■ **Data shown**:
%%
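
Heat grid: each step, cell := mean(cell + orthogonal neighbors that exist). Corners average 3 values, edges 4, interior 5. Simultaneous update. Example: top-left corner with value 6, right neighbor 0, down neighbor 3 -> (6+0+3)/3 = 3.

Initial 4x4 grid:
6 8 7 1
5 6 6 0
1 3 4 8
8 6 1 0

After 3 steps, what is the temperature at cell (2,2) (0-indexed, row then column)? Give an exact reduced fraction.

Answer: 2027/500

Derivation:
Step 1: cell (2,2) = 22/5
Step 2: cell (2,2) = 15/4
Step 3: cell (2,2) = 2027/500
Full grid after step 3:
  1537/270 39377/7200 35401/7200 556/135
  37007/7200 1922/375 3299/750 28411/7200
  2249/480 2189/500 2027/500 329/96
  157/36 2023/480 1727/480 607/180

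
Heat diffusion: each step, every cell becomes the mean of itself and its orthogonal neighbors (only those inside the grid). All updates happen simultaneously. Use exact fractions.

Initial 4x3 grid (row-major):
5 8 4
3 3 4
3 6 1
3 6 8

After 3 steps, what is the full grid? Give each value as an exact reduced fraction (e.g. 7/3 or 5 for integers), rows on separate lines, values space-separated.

Answer: 10133/2160 16373/3600 10103/2160
30131/7200 6757/1500 30731/7200
10307/2400 8451/2000 3669/800
43/10 22649/4800 1673/360

Derivation:
After step 1:
  16/3 5 16/3
  7/2 24/5 3
  15/4 19/5 19/4
  4 23/4 5
After step 2:
  83/18 307/60 40/9
  1043/240 201/50 1073/240
  301/80 457/100 331/80
  9/2 371/80 31/6
After step 3:
  10133/2160 16373/3600 10103/2160
  30131/7200 6757/1500 30731/7200
  10307/2400 8451/2000 3669/800
  43/10 22649/4800 1673/360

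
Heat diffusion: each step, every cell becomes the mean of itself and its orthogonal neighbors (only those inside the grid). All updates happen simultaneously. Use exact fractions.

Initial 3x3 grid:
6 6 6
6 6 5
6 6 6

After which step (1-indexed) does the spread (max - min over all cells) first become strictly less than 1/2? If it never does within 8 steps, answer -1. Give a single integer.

Answer: 1

Derivation:
Step 1: max=6, min=17/3, spread=1/3
  -> spread < 1/2 first at step 1
Step 2: max=6, min=1373/240, spread=67/240
Step 3: max=1193/200, min=12523/2160, spread=1807/10800
Step 4: max=32039/5400, min=5026037/864000, spread=33401/288000
Step 5: max=3196609/540000, min=45426067/7776000, spread=3025513/38880000
Step 6: max=170044051/28800000, min=18197473133/3110400000, spread=53531/995328
Step 7: max=45864883949/7776000000, min=1093711074151/186624000000, spread=450953/11943936
Step 8: max=5497711389481/933120000000, min=65675736439397/11197440000000, spread=3799043/143327232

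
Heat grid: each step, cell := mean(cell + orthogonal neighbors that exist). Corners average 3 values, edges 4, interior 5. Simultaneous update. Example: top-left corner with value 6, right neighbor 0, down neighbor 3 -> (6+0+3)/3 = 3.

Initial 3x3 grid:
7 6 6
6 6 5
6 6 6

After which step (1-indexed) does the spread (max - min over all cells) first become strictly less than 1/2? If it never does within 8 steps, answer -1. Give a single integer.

Answer: 3

Derivation:
Step 1: max=19/3, min=17/3, spread=2/3
Step 2: max=113/18, min=1373/240, spread=401/720
Step 3: max=6619/1080, min=12523/2160, spread=143/432
  -> spread < 1/2 first at step 3
Step 4: max=395123/64800, min=760121/129600, spread=1205/5184
Step 5: max=23517031/3888000, min=45765187/7776000, spread=10151/62208
Step 6: max=1406473007/233280000, min=2759497889/466560000, spread=85517/746496
Step 7: max=84109595179/13996800000, min=165967843483/27993600000, spread=720431/8957952
Step 8: max=5037465044363/839808000000, min=9980098510601/1679616000000, spread=6069221/107495424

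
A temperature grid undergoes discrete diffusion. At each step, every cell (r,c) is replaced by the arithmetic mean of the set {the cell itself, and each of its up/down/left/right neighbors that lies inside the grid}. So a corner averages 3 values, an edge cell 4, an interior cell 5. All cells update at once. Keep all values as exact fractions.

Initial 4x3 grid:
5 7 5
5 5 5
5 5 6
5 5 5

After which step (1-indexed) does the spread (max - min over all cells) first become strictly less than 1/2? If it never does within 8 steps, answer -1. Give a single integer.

Step 1: max=17/3, min=5, spread=2/3
Step 2: max=667/120, min=5, spread=67/120
Step 3: max=739/135, min=911/180, spread=223/540
  -> spread < 1/2 first at step 3
Step 4: max=350881/64800, min=27553/5400, spread=4049/12960
Step 5: max=20962409/3888000, min=554129/108000, spread=202753/777600
Step 6: max=1251253351/233280000, min=50128999/9720000, spread=385259/1866240
Step 7: max=74822159909/13996800000, min=3018585091/583200000, spread=95044709/559872000
Step 8: max=4475616336031/839808000000, min=20187315341/3888000000, spread=921249779/6718464000

Answer: 3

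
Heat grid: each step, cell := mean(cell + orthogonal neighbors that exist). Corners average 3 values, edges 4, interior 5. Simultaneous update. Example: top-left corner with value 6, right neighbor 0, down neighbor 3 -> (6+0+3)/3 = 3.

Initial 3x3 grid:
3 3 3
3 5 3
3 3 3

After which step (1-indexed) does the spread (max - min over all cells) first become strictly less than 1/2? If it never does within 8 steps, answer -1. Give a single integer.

Answer: 2

Derivation:
Step 1: max=7/2, min=3, spread=1/2
Step 2: max=87/25, min=129/40, spread=51/200
  -> spread < 1/2 first at step 2
Step 3: max=8023/2400, min=587/180, spread=589/7200
Step 4: max=49943/15000, min=473081/144000, spread=31859/720000
Step 5: max=28611607/8640000, min=2964721/900000, spread=751427/43200000
Step 6: max=178634687/54000000, min=1710263129/518400000, spread=23149331/2592000000
Step 7: max=102794654263/31104000000, min=10694931889/3240000000, spread=616540643/155520000000
Step 8: max=642312453983/194400000000, min=6162652008761/1866240000000, spread=17737747379/9331200000000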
%%
Line by line, repeat the listing exactly as written.

■ **Solution to the exercise**:
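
Heat grid: each step, cell := mean(cell + orthogonal neighbors that exist). Corners average 3 values, edges 4, interior 5. Simultaneous update. Example: top-left corner with value 6, right neighbor 0, down neighbor 3 -> (6+0+3)/3 = 3.

Initial 4x4 grid:
6 8 7 1
5 6 6 0
1 3 4 8
8 6 1 0

After 3 steps, what is the temperature at cell (2,2) (0-indexed, row then column)? Give an exact reduced fraction.

Answer: 2027/500

Derivation:
Step 1: cell (2,2) = 22/5
Step 2: cell (2,2) = 15/4
Step 3: cell (2,2) = 2027/500
Full grid after step 3:
  1537/270 39377/7200 35401/7200 556/135
  37007/7200 1922/375 3299/750 28411/7200
  2249/480 2189/500 2027/500 329/96
  157/36 2023/480 1727/480 607/180

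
Heat diffusion: each step, every cell becomes the mean of itself and its orthogonal neighbors (only those inside the grid). All updates happen simultaneously. Use exact fractions.

Initial 4x3 grid (row-major):
5 8 4
3 3 4
3 6 1
3 6 8

After 3 steps, what is the full grid? Give each value as an exact reduced fraction (e.g. 7/3 or 5 for integers), rows on separate lines, values space-separated.

Answer: 10133/2160 16373/3600 10103/2160
30131/7200 6757/1500 30731/7200
10307/2400 8451/2000 3669/800
43/10 22649/4800 1673/360

Derivation:
After step 1:
  16/3 5 16/3
  7/2 24/5 3
  15/4 19/5 19/4
  4 23/4 5
After step 2:
  83/18 307/60 40/9
  1043/240 201/50 1073/240
  301/80 457/100 331/80
  9/2 371/80 31/6
After step 3:
  10133/2160 16373/3600 10103/2160
  30131/7200 6757/1500 30731/7200
  10307/2400 8451/2000 3669/800
  43/10 22649/4800 1673/360

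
Heat diffusion: each step, every cell becomes the mean of itself and its orthogonal neighbors (only those inside the grid). All updates happen simultaneously. Use exact fractions.

Initial 3x3 grid:
6 6 6
6 6 5
6 6 6

After which step (1-indexed) does the spread (max - min over all cells) first become strictly less than 1/2? If it never does within 8 steps, answer -1. Give a single integer.

Answer: 1

Derivation:
Step 1: max=6, min=17/3, spread=1/3
  -> spread < 1/2 first at step 1
Step 2: max=6, min=1373/240, spread=67/240
Step 3: max=1193/200, min=12523/2160, spread=1807/10800
Step 4: max=32039/5400, min=5026037/864000, spread=33401/288000
Step 5: max=3196609/540000, min=45426067/7776000, spread=3025513/38880000
Step 6: max=170044051/28800000, min=18197473133/3110400000, spread=53531/995328
Step 7: max=45864883949/7776000000, min=1093711074151/186624000000, spread=450953/11943936
Step 8: max=5497711389481/933120000000, min=65675736439397/11197440000000, spread=3799043/143327232

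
Heat grid: each step, cell := mean(cell + orthogonal neighbors that exist). Corners average 3 values, edges 4, interior 5. Simultaneous update. Example: top-left corner with value 6, right neighbor 0, down neighbor 3 -> (6+0+3)/3 = 3.

Initial 3x3 grid:
7 6 6
6 6 5
6 6 6

After which step (1-indexed) does the spread (max - min over all cells) first become strictly less than 1/2? If it never does within 8 steps, answer -1. Give a single integer.

Answer: 3

Derivation:
Step 1: max=19/3, min=17/3, spread=2/3
Step 2: max=113/18, min=1373/240, spread=401/720
Step 3: max=6619/1080, min=12523/2160, spread=143/432
  -> spread < 1/2 first at step 3
Step 4: max=395123/64800, min=760121/129600, spread=1205/5184
Step 5: max=23517031/3888000, min=45765187/7776000, spread=10151/62208
Step 6: max=1406473007/233280000, min=2759497889/466560000, spread=85517/746496
Step 7: max=84109595179/13996800000, min=165967843483/27993600000, spread=720431/8957952
Step 8: max=5037465044363/839808000000, min=9980098510601/1679616000000, spread=6069221/107495424

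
A temperature grid undergoes discrete diffusion. At each step, every cell (r,c) is replaced by the arithmetic mean of the set {the cell itself, and each of its up/down/left/right neighbors that lies inside the grid}. So a corner averages 3 values, an edge cell 4, an interior cell 5. All cells update at once. Keep all values as exact fractions.

Initial 4x3 grid:
5 7 5
5 5 5
5 5 6
5 5 5

After which step (1-indexed) does the spread (max - min over all cells) first become strictly less than 1/2? If it never does within 8 steps, answer -1. Give a single integer.

Step 1: max=17/3, min=5, spread=2/3
Step 2: max=667/120, min=5, spread=67/120
Step 3: max=739/135, min=911/180, spread=223/540
  -> spread < 1/2 first at step 3
Step 4: max=350881/64800, min=27553/5400, spread=4049/12960
Step 5: max=20962409/3888000, min=554129/108000, spread=202753/777600
Step 6: max=1251253351/233280000, min=50128999/9720000, spread=385259/1866240
Step 7: max=74822159909/13996800000, min=3018585091/583200000, spread=95044709/559872000
Step 8: max=4475616336031/839808000000, min=20187315341/3888000000, spread=921249779/6718464000

Answer: 3

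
Heat grid: each step, cell := mean(cell + orthogonal neighbors that exist). Corners average 3 values, edges 4, interior 5. Simultaneous update. Example: top-left corner with value 6, right neighbor 0, down neighbor 3 -> (6+0+3)/3 = 3.

Initial 3x3 grid:
3 3 3
3 5 3
3 3 3

After which step (1-indexed) does the spread (max - min over all cells) first become strictly less than 1/2? If it never does within 8 steps, answer -1. Give a single integer.

Answer: 2

Derivation:
Step 1: max=7/2, min=3, spread=1/2
Step 2: max=87/25, min=129/40, spread=51/200
  -> spread < 1/2 first at step 2
Step 3: max=8023/2400, min=587/180, spread=589/7200
Step 4: max=49943/15000, min=473081/144000, spread=31859/720000
Step 5: max=28611607/8640000, min=2964721/900000, spread=751427/43200000
Step 6: max=178634687/54000000, min=1710263129/518400000, spread=23149331/2592000000
Step 7: max=102794654263/31104000000, min=10694931889/3240000000, spread=616540643/155520000000
Step 8: max=642312453983/194400000000, min=6162652008761/1866240000000, spread=17737747379/9331200000000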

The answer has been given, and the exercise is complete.